INFORMATION GIVEN
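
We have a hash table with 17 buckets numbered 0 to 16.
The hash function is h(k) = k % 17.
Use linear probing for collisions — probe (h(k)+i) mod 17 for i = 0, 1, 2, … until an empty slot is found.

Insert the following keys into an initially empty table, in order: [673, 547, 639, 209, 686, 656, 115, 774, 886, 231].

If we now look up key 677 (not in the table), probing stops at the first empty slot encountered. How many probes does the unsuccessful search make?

673: h=10 -> slot 10
547: h=3 -> slot 3
639: h=10, probe 10,11 -> slot 11
209: h=5 -> slot 5
686: h=6 -> slot 6
656: h=10, probe 10,11,12 -> slot 12
115: h=13 -> slot 13
774: h=9 -> slot 9
886: h=2 -> slot 2
231: h=10, probe 10,11,12,13,14 -> slot 14
Table: [-, -, 886, 547, -, 209, 686, -, -, 774, 673, 639, 656, 115, 231, -, -]
Lookup 677: h=14, probe 14,15 → slot 15 empty, not found.

2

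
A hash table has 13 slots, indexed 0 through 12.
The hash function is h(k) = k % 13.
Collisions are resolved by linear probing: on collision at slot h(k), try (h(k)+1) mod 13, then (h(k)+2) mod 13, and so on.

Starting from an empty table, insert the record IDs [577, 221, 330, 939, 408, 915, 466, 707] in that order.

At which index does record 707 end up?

577 hashes to 5; slot 5 is free => place at 5.
221 hashes to 0; slot 0 is free => place at 0.
330 hashes to 5; 5 taken => place at 6.
939 hashes to 3; slot 3 is free => place at 3.
408 hashes to 5; 5,6 taken => place at 7.
915 hashes to 5; 5,6,7 taken => place at 8.
466 hashes to 11; slot 11 is free => place at 11.
707 hashes to 5; 5,6,7,8 taken => place at 9.
Table: [221, -, -, 939, -, 577, 330, 408, 915, 707, -, 466, -]

9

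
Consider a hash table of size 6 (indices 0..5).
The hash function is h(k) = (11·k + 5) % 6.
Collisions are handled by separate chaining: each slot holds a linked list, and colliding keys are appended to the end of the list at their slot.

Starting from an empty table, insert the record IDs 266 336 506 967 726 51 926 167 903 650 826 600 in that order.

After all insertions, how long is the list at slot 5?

3

Insert 266: h=3, bucket 3 empty -> new chain.
Insert 336: h=5, bucket 5 empty -> new chain.
Insert 506: h=3, bucket 3 nonempty -> append to chain.
Insert 967: h=4, bucket 4 empty -> new chain.
Insert 726: h=5, bucket 5 nonempty -> append to chain.
Insert 51: h=2, bucket 2 empty -> new chain.
Insert 926: h=3, bucket 3 nonempty -> append to chain.
Insert 167: h=0, bucket 0 empty -> new chain.
Insert 903: h=2, bucket 2 nonempty -> append to chain.
Insert 650: h=3, bucket 3 nonempty -> append to chain.
Insert 826: h=1, bucket 1 empty -> new chain.
Insert 600: h=5, bucket 5 nonempty -> append to chain.
Final buckets:
0: 167
1: 826
2: 51 -> 903
3: 266 -> 506 -> 926 -> 650
4: 967
5: 336 -> 726 -> 600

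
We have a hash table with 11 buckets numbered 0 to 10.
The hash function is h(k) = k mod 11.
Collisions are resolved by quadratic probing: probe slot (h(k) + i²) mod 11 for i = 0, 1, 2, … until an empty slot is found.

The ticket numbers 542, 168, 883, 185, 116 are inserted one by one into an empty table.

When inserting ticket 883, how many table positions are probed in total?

Insert 542: h=3, slot 3 empty → index 3.
Insert 168: h=3, slot 3 occupied → index 4.
Insert 883: h=3, slots 3,4 occupied → index 7.
Insert 185: h=9, slot 9 empty → index 9.
Insert 116: h=6, slot 6 empty → index 6.
Table: [_, _, _, 542, 168, _, 116, 883, _, 185, _]

3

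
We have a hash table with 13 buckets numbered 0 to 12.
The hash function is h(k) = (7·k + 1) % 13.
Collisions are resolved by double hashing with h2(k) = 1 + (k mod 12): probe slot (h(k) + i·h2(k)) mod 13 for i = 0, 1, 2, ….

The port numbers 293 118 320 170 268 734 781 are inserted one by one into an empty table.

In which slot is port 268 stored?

Insert 293: h=11, slot 11 empty -> index 11.
Insert 118: h=8, slot 8 empty -> index 8.
Insert 320: h=5, slot 5 empty -> index 5.
Insert 170: h=8, h2=3, slots 8,11 occupied -> index 1.
Insert 268: h=5, h2=5, slot 5 occupied -> index 10.
Insert 734: h=4, slot 4 empty -> index 4.
Insert 781: h=8, h2=2, slots 8,10 occupied -> index 12.
Table: [-, 170, -, -, 734, 320, -, -, 118, -, 268, 293, 781]

10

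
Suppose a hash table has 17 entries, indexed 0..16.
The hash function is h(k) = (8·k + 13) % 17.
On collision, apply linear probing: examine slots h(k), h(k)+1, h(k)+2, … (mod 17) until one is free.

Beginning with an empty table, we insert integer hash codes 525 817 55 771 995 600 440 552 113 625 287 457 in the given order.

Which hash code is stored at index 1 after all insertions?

625

525: h=14 -> slot 14
817: h=4 -> slot 4
55: h=11 -> slot 11
771: h=10 -> slot 10
995: h=0 -> slot 0
600: h=2 -> slot 2
440: h=14, probe 14,15 -> slot 15
552: h=9 -> slot 9
113: h=16 -> slot 16
625: h=15, probe 15,16,0,1 -> slot 1
287: h=14, probe 14,15,16,0,1,2,3 -> slot 3
457: h=14, probe 14,15,16,0,1,2,3,4,5 -> slot 5
Table: [995, 625, 600, 287, 817, 457, ., ., ., 552, 771, 55, ., ., 525, 440, 113]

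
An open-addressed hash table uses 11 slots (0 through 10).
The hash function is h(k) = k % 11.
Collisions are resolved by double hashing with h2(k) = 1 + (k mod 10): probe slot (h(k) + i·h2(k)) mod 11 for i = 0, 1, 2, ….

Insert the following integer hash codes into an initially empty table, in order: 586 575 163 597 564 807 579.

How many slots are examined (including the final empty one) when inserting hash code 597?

2

586: h=3 => slot 3
575: h=3, h2=6, probe 3,9 => slot 9
163: h=9, h2=4, probe 9,2 => slot 2
597: h=3, h2=8, probe 3,0 => slot 0
564: h=3, h2=5, probe 3,8 => slot 8
807: h=4 => slot 4
579: h=7 => slot 7
Table: [597, ∅, 163, 586, 807, ∅, ∅, 579, 564, 575, ∅]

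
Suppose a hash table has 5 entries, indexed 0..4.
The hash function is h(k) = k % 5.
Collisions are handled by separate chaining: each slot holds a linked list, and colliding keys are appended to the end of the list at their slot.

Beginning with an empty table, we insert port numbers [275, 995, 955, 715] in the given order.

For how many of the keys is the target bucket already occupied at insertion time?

Insert 275: h=0, bucket 0 empty → new chain.
Insert 995: h=0, bucket 0 nonempty → append to chain.
Insert 955: h=0, bucket 0 nonempty → append to chain.
Insert 715: h=0, bucket 0 nonempty → append to chain.
Final buckets:
0: 275 -> 995 -> 955 -> 715
1: _
2: _
3: _
4: _

3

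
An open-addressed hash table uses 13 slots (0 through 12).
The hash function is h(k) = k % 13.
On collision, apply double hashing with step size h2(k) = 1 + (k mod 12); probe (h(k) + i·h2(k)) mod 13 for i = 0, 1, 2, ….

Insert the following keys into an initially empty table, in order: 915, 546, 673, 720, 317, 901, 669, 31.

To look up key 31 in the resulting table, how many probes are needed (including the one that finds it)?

3

915: h=5 → slot 5
546: h=0 → slot 0
673: h=10 → slot 10
720: h=5, h2=1, probe 5,6 → slot 6
317: h=5, h2=6, probe 5,11 → slot 11
901: h=4 → slot 4
669: h=6, h2=10, probe 6,3 → slot 3
31: h=5, h2=8, probe 5,0,8 → slot 8
Table: [546, _, _, 669, 901, 915, 720, _, 31, _, 673, 317, _]
Lookup 31: h=5, h2=8, probe 5,0,8 → found at 8.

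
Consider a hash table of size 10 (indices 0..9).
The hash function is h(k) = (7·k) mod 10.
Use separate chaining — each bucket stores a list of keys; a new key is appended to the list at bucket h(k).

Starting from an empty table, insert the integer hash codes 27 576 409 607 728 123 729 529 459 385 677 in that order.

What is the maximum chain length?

27 → bucket 9
576 → bucket 2
409 → bucket 3
607 → bucket 9 (collision)
728 → bucket 6
123 → bucket 1
729 → bucket 3 (collision)
529 → bucket 3 (collision)
459 → bucket 3 (collision)
385 → bucket 5
677 → bucket 9 (collision)
Final buckets:
0: —
1: 123
2: 576
3: 409 -> 729 -> 529 -> 459
4: —
5: 385
6: 728
7: —
8: —
9: 27 -> 607 -> 677

4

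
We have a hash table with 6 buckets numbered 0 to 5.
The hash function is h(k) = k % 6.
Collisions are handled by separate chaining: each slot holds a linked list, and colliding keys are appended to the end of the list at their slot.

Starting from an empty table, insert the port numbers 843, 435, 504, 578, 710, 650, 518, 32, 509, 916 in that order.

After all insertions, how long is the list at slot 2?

5

843 → bucket 3
435 → bucket 3 (collision)
504 → bucket 0
578 → bucket 2
710 → bucket 2 (collision)
650 → bucket 2 (collision)
518 → bucket 2 (collision)
32 → bucket 2 (collision)
509 → bucket 5
916 → bucket 4
Final buckets:
0: 504
1: ∅
2: 578 -> 710 -> 650 -> 518 -> 32
3: 843 -> 435
4: 916
5: 509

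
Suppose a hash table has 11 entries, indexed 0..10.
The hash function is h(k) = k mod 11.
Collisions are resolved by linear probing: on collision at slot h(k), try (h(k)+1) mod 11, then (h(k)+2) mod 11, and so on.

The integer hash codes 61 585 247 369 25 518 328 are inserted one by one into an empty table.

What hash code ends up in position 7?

369

61 hashes to 6; slot 6 is free -> place at 6.
585 hashes to 2; slot 2 is free -> place at 2.
247 hashes to 5; slot 5 is free -> place at 5.
369 hashes to 6; 6 taken -> place at 7.
25 hashes to 3; slot 3 is free -> place at 3.
518 hashes to 1; slot 1 is free -> place at 1.
328 hashes to 9; slot 9 is free -> place at 9.
Table: [., 518, 585, 25, ., 247, 61, 369, ., 328, .]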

TASK INSTRUCTIONS
Take the lines from the start of the records through the line holding "774, 886, 231].", both included, and please print them exactly, with nothing else.

OUTPUT OF THE TASK
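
We have a hash table with 17 buckets numbered 0 to 16.
The hash function is h(k) = k % 17.
Use linear probing for collisions — probe (h(k)+i) mod 17 for i = 0, 1, 2, … until an empty slot is found.

Insert the following keys into an initially empty table, in order: [673, 547, 639, 209, 686, 656, 115, 774, 886, 231].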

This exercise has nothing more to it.